*** MATERIAL PROVIDED Section Begins ***
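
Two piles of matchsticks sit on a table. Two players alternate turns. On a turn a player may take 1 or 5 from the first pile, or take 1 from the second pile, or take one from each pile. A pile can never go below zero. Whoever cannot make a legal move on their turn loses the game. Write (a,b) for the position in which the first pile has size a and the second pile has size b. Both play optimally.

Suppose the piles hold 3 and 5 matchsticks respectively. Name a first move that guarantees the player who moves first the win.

Classify positions by backward induction: terminal positions (no move available) are L. From any other position, the mover wins iff some move reaches an L.
No move ever increases a pile, so every position that can arise here has a ≤ 3 and b ≤ 5; it is enough to label the cells with 0 ≤ a ≤ 3 and 0 ≤ b ≤ 5.
Every move lowers a or b (never raises either), so fill the grid row by row in increasing a, and left to right within a row: each cell's successors are then already labelled.
      b=0  b=1  b=2  b=3  b=4  b=5
a=0:    L    W    L    W    L    W
a=1:    W    W    W    W    W    W
a=2:    L    W    L    W    L    W
a=3:    W    W    W    W    W    W
Cells with no legal move (terminal, hence L): (0,0).
The remaining L cells, each justified by listing all of its moves:
(0,2): the only move is to (0,1)(W), a W ⇒ L
(0,4): the only move is to (0,3)(W), a W ⇒ L
(2,0): the only move is to (1,0)(W), a W ⇒ L
(2,2): moves to (1,2)(W), (2,1)(W), (1,1)(W); every one is W ⇒ L
(2,4): moves to (1,4)(W), (2,3)(W), (1,3)(W); every one is W ⇒ L
Every other cell has at least one move into one of the L cells above, so it is W.
From (3,5), the L positions reachable in one move are: (2,4).

Move to (2,4).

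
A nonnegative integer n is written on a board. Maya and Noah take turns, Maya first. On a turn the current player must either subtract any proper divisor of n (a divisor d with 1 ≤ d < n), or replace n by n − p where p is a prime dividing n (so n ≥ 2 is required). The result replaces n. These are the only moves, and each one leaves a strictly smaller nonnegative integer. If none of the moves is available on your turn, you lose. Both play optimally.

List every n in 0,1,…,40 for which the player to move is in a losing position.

Positions with no move are L. A position that does have a move is losing for the player to move precisely when every available move leads to a winning position for the opponent. Fill in the labels:
n=0: no move → L
n=1: no move → L
n=2: reaches L-position 0 → W
n=3: reaches L-position 0 → W
n=4: only reaches 2(W), 3(W), all W → L
n=5: reaches L-position 0 → W
n=6: reaches L-position 4 → W
n=7: reaches L-position 0 → W
n=8: reaches L-position 4 → W
n=9: only reaches 6(W), 8(W), all W → L
n=10: reaches L-position 9 → W
n=11: reaches L-position 0 → W
n=12: reaches L-position 9 → W
n=13: reaches L-position 0 → W
n=14: only reaches 7(W), 12(W), 13(W), all W → L
n=15: reaches L-position 14 → W
n=16: reaches L-position 14 → W
n=17: reaches L-position 0 → W
n=18: reaches L-position 9 → W
n=19: reaches L-position 0 → W
n=20: only reaches 10(W), 15(W), 16(W), 18(W), 19(W), all W → L
n=21: reaches L-position 14 → W
n=22: reaches L-position 20 → W
n=23: reaches L-position 0 → W
n=24: reaches L-position 20 → W
n=25: reaches L-position 20 → W
n=26: only reaches 13(W), 24(W), 25(W), all W → L
n=27: reaches L-position 26 → W
n=28: reaches L-position 14 → W
n=29: reaches L-position 0 → W
n=30: reaches L-position 20 → W
n=31: reaches L-position 0 → W
n=32: only reaches 16(W), 24(W), 28(W), 30(W), 31(W), all W → L
n=33: reaches L-position 32 → W
n=34: reaches L-position 32 → W
n=35: only reaches 28(W), 30(W), 34(W), all W → L
n=36: reaches L-position 32 → W
n=37: reaches L-position 0 → W
n=38: only reaches 19(W), 36(W), 37(W), all W → L
n=39: reaches L-position 26 → W
n=40: reaches L-position 20 → W
The losing starting values of n are exactly the entries labelled L in this table (10 of them).

0, 1, 4, 9, 14, 20, 26, 32, 35, 38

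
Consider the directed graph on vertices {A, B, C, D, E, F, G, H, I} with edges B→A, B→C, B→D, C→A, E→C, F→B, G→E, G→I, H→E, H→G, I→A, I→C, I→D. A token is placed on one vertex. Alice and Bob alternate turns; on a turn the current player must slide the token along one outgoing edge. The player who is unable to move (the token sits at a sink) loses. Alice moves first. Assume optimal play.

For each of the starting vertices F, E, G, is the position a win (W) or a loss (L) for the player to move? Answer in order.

F: L, E: L, G: W

Label each position W (a win for the player to move) or L (a loss). A position with no legal move is L; any other position is W exactly when some move reaches an L, and L when every move reaches a W.
Every edge goes from a vertex to one that appears earlier in the order A, D, C, B, E, I, G, H, F, so processing vertices in that order labels each vertex after all of its successors.
A: no outgoing edge → L
D: no outgoing edge → L
C: can move to A, which is L ⇒ W
B: can move to D, which is L ⇒ W
E: the only move is to C(W), a W ⇒ L
I: can move to D, which is L ⇒ W
G: can move to E, which is L ⇒ W
H: can move to E, which is L ⇒ W
F: the only move is to B(W), a W ⇒ L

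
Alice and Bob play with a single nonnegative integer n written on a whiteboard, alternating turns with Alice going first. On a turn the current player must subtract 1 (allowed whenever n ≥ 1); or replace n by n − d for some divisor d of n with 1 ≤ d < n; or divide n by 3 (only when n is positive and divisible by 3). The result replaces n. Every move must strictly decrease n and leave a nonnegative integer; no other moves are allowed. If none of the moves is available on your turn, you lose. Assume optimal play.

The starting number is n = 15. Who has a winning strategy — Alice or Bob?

Alice wins.

Use the standard recursion: the mover loses at a terminal position; elsewhere, the mover wins exactly when some move hands the opponent an L position.
n=0: no move → L
n=1: can move to 0, which is L ⇒ W
n=2: the only move is to 1(W), a W ⇒ L
n=3: can move to 2, which is L ⇒ W
n=4: can move to 2, which is L ⇒ W
n=5: the only move is to 4(W), a W ⇒ L
n=6: can move to 2, which is L ⇒ W
n=7: the only move is to 6(W), a W ⇒ L
n=8: can move to 7, which is L ⇒ W
n=9: moves to 3(W), 6(W), 8(W); every one is W ⇒ L
n=10: can move to 5, which is L ⇒ W
n=11: the only move is to 10(W), a W ⇒ L
n=12: can move to 9, which is L ⇒ W
n=13: the only move is to 12(W), a W ⇒ L
n=14: can move to 7, which is L ⇒ W
n=15: can move to 5, which is L ⇒ W
From 15 Alice can move to 5, reaching an L position.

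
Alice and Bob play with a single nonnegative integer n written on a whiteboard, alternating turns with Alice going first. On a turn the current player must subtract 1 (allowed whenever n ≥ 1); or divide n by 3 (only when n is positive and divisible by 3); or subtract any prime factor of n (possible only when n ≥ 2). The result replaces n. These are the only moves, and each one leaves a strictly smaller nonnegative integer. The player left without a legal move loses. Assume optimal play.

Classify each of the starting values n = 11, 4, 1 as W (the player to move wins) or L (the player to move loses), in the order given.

11: W, 4: L, 1: W

Build the W/L table. Terminal = L. A non-terminal position is W if it has a move to some L; otherwise it is L.
n=0: no move → L
n=1: →0(L), so W
n=2: →0(L), so W
n=3: →0(L), so W
n=4: →2(W), 3(W) — all W, so L
n=5: →0(L), so W
n=6: →4(L), so W
n=7: →0(L), so W
n=8: →6(W), 7(W) — all W, so L
n=9: →8(L), so W
n=10: →8(L), so W
n=11: →0(L), so W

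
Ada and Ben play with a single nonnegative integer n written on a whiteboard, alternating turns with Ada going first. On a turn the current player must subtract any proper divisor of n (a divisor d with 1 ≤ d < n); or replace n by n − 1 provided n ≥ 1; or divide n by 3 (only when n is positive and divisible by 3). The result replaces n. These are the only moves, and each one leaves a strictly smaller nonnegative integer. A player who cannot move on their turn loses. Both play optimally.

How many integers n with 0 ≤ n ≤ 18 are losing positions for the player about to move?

Positions with no move are L. A position that does have a move is losing for the player to move precisely when every available move leads to a winning position for the opponent. Fill in the labels:
n=0: no move → L
n=1: →0(L), so W
n=2: →1(W) only, which is W, so L
n=3: →2(L), so W
n=4: →2(L), so W
n=5: →4(W) only, which is W, so L
n=6: →2(L), so W
n=7: →6(W) only, which is W, so L
n=8: →7(L), so W
n=9: →3(W), 6(W), 8(W) — all W, so L
n=10: →5(L), so W
n=11: →10(W) only, which is W, so L
n=12: →9(L), so W
n=13: →12(W) only, which is W, so L
n=14: →7(L), so W
n=15: →5(L), so W
n=16: →8(W), 12(W), 14(W), 15(W) — all W, so L
n=17: →16(L), so W
n=18: →9(L), so W
L entries with 0 ≤ n ≤ 18: n = 0, 2, 5, 7, 9, 11, 13, 16; that makes 8.

8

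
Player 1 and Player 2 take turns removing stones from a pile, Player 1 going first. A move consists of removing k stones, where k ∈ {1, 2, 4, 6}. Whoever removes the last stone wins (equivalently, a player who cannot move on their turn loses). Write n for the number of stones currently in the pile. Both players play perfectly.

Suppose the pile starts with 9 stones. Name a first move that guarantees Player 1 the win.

Label each position W (a win for the player to move) or L (a loss). A position with no legal move is L; any other position is W exactly when some move reaches an L, and L when every move reaches a W.
n=0: no move → L
n=1: reaches L-position 0 → W
n=2: reaches L-position 0 → W
n=3: only reaches 2(W), 1(W), all W → L
n=4: reaches L-position 3 → W
n=5: reaches L-position 3 → W
n=6: reaches L-position 0 → W
n=7: reaches L-position 3 → W
n=8: only reaches 7(W), 6(W), 4(W), 2(W), all W → L
n=9: reaches L-position 8 → W
From 9, the L positions reachable in one move are: 8, 3. Any move reaching one of these is winning.

Remove 1, leaving 8.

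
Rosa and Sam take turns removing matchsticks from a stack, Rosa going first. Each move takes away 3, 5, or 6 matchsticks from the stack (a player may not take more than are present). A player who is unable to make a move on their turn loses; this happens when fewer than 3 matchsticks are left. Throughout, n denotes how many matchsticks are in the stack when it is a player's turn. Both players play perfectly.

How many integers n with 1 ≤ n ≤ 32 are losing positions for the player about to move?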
*** MATERIAL PROVIDED Section Ends ***
## WHAT TO WORK ON
Tell how many lines of the data above contain the word "Write", giving the number by itself.

## RESULT OF THIS TASK
2